Work to complete – Extract the full listing below without altering a single character.

***

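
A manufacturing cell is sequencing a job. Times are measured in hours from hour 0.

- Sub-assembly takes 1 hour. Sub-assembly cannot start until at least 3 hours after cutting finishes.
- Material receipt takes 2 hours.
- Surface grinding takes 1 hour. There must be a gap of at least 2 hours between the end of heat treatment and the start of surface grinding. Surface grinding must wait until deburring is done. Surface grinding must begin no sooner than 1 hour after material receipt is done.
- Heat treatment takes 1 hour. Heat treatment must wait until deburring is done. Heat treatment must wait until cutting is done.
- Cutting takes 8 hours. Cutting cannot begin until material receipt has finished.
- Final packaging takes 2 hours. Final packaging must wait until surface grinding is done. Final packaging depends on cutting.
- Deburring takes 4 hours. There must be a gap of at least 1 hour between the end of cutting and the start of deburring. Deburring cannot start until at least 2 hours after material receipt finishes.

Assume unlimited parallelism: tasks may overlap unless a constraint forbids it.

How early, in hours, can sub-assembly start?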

***

Task solution –
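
A manufacturing cell is sequencing a job. Times are measured in hours from hour 0.

- Sub-assembly takes 1 hour. Sub-assembly cannot start until at least 3 hours after cutting finishes.
- Material receipt takes 2 hours.
- Surface grinding takes 1 hour. There must be a gap of at least 2 hours between the end of heat treatment and the start of surface grinding. Surface grinding must wait until deburring is done. Surface grinding must begin no sooner than 1 hour after material receipt is done.
- Heat treatment takes 1 hour. Heat treatment must wait until deburring is done. Heat treatment must wait until cutting is done.
- Cutting takes 8 hours. Cutting cannot begin until material receipt has finished.
- Final packaging takes 2 hours. Final packaging must wait until surface grinding is done. Final packaging depends on cutting.
- Deburring takes 4 hours. There must be a gap of at least 1 hour between the end of cutting and the start of deburring. Deburring cannot start until at least 2 hours after material receipt finishes.

Assume unlimited parallelism: tasks may overlap unless a constraint forbids it.

How early, in hours, can sub-assembly start?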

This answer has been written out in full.